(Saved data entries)
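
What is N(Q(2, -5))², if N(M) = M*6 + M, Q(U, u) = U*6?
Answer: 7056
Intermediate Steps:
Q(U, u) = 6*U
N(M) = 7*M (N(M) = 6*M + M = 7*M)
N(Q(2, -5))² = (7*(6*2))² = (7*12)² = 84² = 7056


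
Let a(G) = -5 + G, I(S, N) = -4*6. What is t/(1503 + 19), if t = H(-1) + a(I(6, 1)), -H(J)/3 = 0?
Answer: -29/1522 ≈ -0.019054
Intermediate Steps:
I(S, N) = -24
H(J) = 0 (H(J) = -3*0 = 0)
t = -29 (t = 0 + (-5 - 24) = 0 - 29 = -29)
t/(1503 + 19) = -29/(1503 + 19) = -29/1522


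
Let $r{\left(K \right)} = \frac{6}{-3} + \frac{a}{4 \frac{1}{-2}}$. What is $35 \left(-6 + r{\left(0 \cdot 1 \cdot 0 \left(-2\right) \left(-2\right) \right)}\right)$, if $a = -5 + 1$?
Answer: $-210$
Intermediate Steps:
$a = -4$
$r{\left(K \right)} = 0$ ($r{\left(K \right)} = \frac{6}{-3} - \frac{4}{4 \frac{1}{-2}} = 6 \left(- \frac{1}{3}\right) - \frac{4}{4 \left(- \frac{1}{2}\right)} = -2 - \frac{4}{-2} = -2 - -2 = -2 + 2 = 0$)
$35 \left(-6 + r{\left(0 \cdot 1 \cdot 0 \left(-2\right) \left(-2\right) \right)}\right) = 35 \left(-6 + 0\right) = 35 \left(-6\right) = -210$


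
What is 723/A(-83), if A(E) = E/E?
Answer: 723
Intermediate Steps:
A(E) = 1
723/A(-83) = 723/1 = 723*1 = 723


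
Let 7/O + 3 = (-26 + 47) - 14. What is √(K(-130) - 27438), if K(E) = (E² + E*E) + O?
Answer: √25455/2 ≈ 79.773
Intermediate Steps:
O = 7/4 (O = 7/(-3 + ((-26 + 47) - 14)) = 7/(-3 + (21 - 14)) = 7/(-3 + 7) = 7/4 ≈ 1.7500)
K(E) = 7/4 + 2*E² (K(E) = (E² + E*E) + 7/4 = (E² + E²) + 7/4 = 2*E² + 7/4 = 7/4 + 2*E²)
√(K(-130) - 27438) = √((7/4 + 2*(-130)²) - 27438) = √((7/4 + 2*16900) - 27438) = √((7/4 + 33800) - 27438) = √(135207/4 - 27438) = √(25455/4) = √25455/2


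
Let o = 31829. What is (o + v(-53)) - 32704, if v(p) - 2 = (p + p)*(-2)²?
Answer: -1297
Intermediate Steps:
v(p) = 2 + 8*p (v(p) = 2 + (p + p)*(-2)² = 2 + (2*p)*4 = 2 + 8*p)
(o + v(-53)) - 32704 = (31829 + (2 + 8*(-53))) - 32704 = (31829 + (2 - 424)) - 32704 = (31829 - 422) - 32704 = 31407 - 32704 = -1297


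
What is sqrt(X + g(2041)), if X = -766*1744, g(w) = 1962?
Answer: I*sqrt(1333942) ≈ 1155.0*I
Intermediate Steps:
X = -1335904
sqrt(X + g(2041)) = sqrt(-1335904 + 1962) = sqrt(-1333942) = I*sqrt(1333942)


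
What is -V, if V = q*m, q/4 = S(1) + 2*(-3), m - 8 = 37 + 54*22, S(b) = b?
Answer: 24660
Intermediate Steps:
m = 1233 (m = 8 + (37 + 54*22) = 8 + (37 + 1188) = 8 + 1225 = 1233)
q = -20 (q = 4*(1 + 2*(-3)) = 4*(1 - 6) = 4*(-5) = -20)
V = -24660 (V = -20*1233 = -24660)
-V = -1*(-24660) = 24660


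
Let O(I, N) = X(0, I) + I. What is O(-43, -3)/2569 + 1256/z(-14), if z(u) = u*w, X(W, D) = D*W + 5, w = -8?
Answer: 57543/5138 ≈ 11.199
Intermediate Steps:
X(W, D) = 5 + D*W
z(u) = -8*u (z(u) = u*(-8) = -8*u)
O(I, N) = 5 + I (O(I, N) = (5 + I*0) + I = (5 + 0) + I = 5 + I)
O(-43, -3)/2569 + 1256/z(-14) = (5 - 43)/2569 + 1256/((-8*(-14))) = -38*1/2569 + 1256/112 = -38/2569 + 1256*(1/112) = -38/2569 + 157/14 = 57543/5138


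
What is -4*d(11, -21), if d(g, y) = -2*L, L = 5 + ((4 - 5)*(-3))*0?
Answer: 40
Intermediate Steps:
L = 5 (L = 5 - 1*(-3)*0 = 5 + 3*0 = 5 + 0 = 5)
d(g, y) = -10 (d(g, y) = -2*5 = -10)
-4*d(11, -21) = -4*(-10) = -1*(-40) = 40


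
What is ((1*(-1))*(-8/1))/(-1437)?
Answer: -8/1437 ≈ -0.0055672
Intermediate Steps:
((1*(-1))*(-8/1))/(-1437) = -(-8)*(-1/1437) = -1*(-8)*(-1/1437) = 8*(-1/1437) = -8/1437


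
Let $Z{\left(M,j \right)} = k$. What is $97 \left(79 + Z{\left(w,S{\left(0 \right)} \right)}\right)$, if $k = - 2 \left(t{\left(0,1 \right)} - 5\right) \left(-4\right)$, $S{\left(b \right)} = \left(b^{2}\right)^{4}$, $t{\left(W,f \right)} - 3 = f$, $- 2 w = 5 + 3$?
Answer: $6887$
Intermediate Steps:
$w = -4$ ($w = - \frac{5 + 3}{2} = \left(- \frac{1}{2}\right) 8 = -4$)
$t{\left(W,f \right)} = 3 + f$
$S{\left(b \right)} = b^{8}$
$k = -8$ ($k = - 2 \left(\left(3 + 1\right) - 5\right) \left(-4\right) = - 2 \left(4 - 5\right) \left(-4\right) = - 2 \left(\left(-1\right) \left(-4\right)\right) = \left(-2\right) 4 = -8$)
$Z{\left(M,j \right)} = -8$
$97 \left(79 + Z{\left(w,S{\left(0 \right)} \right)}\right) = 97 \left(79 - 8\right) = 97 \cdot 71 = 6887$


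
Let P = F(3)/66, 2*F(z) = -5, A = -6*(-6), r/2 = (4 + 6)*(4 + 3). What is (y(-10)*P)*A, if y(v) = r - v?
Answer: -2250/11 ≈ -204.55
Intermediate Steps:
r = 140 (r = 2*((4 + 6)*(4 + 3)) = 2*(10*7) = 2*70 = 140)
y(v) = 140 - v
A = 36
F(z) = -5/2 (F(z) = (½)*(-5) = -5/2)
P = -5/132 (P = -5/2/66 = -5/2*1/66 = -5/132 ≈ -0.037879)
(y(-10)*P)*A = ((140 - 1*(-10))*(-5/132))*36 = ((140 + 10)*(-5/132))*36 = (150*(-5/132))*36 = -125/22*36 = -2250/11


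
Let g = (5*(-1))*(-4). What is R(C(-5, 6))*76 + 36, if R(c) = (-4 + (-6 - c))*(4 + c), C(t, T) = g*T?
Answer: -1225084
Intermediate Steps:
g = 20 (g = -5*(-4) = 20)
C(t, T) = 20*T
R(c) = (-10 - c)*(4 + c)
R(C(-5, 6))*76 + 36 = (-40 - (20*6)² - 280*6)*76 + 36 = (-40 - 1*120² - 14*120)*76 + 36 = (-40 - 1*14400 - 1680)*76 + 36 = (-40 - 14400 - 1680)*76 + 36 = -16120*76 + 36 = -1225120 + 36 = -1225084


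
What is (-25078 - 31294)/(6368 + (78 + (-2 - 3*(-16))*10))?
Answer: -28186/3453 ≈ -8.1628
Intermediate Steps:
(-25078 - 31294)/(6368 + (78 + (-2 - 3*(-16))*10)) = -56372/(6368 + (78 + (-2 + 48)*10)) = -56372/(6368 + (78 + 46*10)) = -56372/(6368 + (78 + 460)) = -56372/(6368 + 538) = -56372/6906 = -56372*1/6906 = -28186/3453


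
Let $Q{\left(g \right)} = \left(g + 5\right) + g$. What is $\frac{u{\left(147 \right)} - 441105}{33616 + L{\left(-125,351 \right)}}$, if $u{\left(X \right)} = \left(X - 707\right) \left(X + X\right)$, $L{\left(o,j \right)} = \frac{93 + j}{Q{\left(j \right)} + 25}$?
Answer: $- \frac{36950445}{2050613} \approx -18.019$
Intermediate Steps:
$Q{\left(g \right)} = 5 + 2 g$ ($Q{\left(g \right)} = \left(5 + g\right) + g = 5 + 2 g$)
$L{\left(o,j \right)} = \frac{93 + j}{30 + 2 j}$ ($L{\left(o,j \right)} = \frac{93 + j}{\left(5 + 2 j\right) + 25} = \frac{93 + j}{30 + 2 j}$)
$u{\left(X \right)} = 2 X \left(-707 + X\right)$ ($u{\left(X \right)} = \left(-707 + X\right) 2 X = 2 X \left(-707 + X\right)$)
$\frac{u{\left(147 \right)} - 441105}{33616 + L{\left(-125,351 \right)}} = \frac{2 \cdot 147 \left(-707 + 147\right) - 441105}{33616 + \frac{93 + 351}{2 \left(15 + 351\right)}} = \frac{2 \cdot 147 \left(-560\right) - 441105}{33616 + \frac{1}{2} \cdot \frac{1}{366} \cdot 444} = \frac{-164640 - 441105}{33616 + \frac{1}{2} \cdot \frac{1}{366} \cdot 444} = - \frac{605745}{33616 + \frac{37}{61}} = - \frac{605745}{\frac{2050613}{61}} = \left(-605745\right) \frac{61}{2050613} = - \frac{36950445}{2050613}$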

# WHAT TO PRODUCE:
Take the lines from the top of the data through the one that contains "Answer: I*sqrt(1333942) ≈ 1155.0*I" and copy them exactly, leaving out every line after it.

# ANSWER FOR THE TASK:
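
What is N(Q(2, -5))², if N(M) = M*6 + M, Q(U, u) = U*6?
Answer: 7056
Intermediate Steps:
Q(U, u) = 6*U
N(M) = 7*M (N(M) = 6*M + M = 7*M)
N(Q(2, -5))² = (7*(6*2))² = (7*12)² = 84² = 7056


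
Let a(G) = -5 + G, I(S, N) = -4*6. What is t/(1503 + 19), if t = H(-1) + a(I(6, 1)), -H(J)/3 = 0?
Answer: -29/1522 ≈ -0.019054
Intermediate Steps:
I(S, N) = -24
H(J) = 0 (H(J) = -3*0 = 0)
t = -29 (t = 0 + (-5 - 24) = 0 - 29 = -29)
t/(1503 + 19) = -29/(1503 + 19) = -29/1522


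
Let $r{\left(K \right)} = \frac{6}{-3} + \frac{a}{4 \frac{1}{-2}}$. What is $35 \left(-6 + r{\left(0 \cdot 1 \cdot 0 \left(-2\right) \left(-2\right) \right)}\right)$, if $a = -5 + 1$?
Answer: $-210$
Intermediate Steps:
$a = -4$
$r{\left(K \right)} = 0$ ($r{\left(K \right)} = \frac{6}{-3} - \frac{4}{4 \frac{1}{-2}} = 6 \left(- \frac{1}{3}\right) - \frac{4}{4 \left(- \frac{1}{2}\right)} = -2 - \frac{4}{-2} = -2 - -2 = -2 + 2 = 0$)
$35 \left(-6 + r{\left(0 \cdot 1 \cdot 0 \left(-2\right) \left(-2\right) \right)}\right) = 35 \left(-6 + 0\right) = 35 \left(-6\right) = -210$


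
What is 723/A(-83), if A(E) = E/E?
Answer: 723
Intermediate Steps:
A(E) = 1
723/A(-83) = 723/1 = 723*1 = 723


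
Let 7/O + 3 = (-26 + 47) - 14. What is √(K(-130) - 27438), if K(E) = (E² + E*E) + O?
Answer: √25455/2 ≈ 79.773
Intermediate Steps:
O = 7/4 (O = 7/(-3 + ((-26 + 47) - 14)) = 7/(-3 + (21 - 14)) = 7/(-3 + 7) = 7/4 ≈ 1.7500)
K(E) = 7/4 + 2*E² (K(E) = (E² + E*E) + 7/4 = (E² + E²) + 7/4 = 2*E² + 7/4 = 7/4 + 2*E²)
√(K(-130) - 27438) = √((7/4 + 2*(-130)²) - 27438) = √((7/4 + 2*16900) - 27438) = √((7/4 + 33800) - 27438) = √(135207/4 - 27438) = √(25455/4) = √25455/2


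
Let o = 31829. What is (o + v(-53)) - 32704, if v(p) - 2 = (p + p)*(-2)²?
Answer: -1297
Intermediate Steps:
v(p) = 2 + 8*p (v(p) = 2 + (p + p)*(-2)² = 2 + (2*p)*4 = 2 + 8*p)
(o + v(-53)) - 32704 = (31829 + (2 + 8*(-53))) - 32704 = (31829 + (2 - 424)) - 32704 = (31829 - 422) - 32704 = 31407 - 32704 = -1297


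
What is sqrt(X + g(2041)), if X = -766*1744, g(w) = 1962?
Answer: I*sqrt(1333942) ≈ 1155.0*I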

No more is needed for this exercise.